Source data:
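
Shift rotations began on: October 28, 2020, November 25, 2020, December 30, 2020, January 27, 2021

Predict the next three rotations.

February 24, 2021; March 31, 2021; April 28, 2021

Every date is a Wednesday; gaps 28, 35, 28 days.
Each is the last Wednesday of its month (at least one falls on the 29th or later, ruling out '4th Wednesday').
Last Wednesday of February 2021: February 24, 2021.
Last Wednesday of March 2021: March 31, 2021.
April 2021 ends with Wednesday April 28, 2021.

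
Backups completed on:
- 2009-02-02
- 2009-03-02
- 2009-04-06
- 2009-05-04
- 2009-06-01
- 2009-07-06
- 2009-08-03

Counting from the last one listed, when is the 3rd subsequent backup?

2009-11-02

Gaps: 28, 35, 28, 28, 35, 28 days — a mix of 28 and 35. Every date is a Monday.
Each is the 1st Monday of its month.
1st Monday of September 2009: 2009-09-07.
October 2009 — 1st Monday is 2009-10-05.
1st Monday of November 2009: 2009-11-02.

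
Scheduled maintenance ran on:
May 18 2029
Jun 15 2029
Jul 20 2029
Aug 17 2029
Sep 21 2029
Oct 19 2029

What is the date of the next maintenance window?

Nov 16 2029

Gaps: 28, 35, 28, 35, 28 days — a mix of 28 and 35. Every date is a Friday.
Each is the 3rd Friday of its month.
3rd Friday of November 2029: Nov 16 2029.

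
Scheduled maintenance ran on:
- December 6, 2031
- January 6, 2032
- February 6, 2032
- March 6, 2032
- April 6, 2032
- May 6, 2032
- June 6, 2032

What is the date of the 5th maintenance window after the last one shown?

Gaps: 31, 31, 29, 31, 30, 31 days — not constant. Every event is on the 6th of the month.
Pattern: the 6th of each month.
Next: July 2032 → July 6, 2032.
Next: August 2032 → August 6, 2032.
September 2032: September 6, 2032.
Next: October 2032 → October 6, 2032.
November 2032: November 6, 2032.

November 6, 2032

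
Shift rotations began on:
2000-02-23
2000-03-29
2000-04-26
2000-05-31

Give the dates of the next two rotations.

2000-06-28, 2000-07-26

All Wednesdays; the gaps (35, 28, 35) vary with month length.
This is the last Wednesday of each month.
June 2000 ends with Wednesday 2000-06-28.
Last Wednesday of July 2000: 2000-07-26.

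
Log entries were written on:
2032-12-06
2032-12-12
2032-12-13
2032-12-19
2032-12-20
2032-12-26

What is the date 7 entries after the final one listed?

2033-01-17

Every event lands on a Monday or Sunday (gaps cycle 6, 1, 6, 1, 6).
So the schedule is: every Monday and Sunday.
The following Monday is 2032-12-27.
Next Sunday: 2033-01-02.
The following Monday is 2033-01-03.
Next Sunday: 2033-01-09.
The following Monday is 2033-01-10.
Next Sunday: 2033-01-16.
The following Monday is 2033-01-17.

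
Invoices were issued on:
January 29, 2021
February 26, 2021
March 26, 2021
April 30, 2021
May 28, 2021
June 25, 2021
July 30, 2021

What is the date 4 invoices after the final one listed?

These are Fridays with 28, 28, 35, 28, 28, 35-day gaps.
Each is the final Friday of its month — January 29, 2021 is past the 28th, so '4th Friday' doesn't fit.
August 2021 ends with Friday August 27, 2021.
Last Friday of September 2021: September 24, 2021.
October 2021 ends with Friday October 29, 2021.
Last Friday of November 2021: November 26, 2021.

November 26, 2021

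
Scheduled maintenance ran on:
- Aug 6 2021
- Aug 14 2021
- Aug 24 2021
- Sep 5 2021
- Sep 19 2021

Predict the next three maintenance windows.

Gaps: 8, 10, 12, 14 days — each gap is 2 larger than the previous one.
Next gap: 16 days. Sep 19 2021 + 16 days = Oct 5 2021.
Next gap: 18 days. Oct 5 2021 + 18 days = Oct 23 2021.
Next gap: 20 days. Oct 23 2021 + 20 days = Nov 12 2021.

Oct 5 2021, Oct 23 2021, Nov 12 2021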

[Assigned task]
What are the lines above, starting at the one with "Sep 21 2029" and ending at the one with "- June 6, 2032"? Give them again exactly, and only them.

[Response to this exercise]
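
Sep 21 2029
Oct 19 2029

What is the date of the next maintenance window?

Nov 16 2029

Gaps: 28, 35, 28, 35, 28 days — a mix of 28 and 35. Every date is a Friday.
Each is the 3rd Friday of its month.
3rd Friday of November 2029: Nov 16 2029.

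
Scheduled maintenance ran on:
- December 6, 2031
- January 6, 2032
- February 6, 2032
- March 6, 2032
- April 6, 2032
- May 6, 2032
- June 6, 2032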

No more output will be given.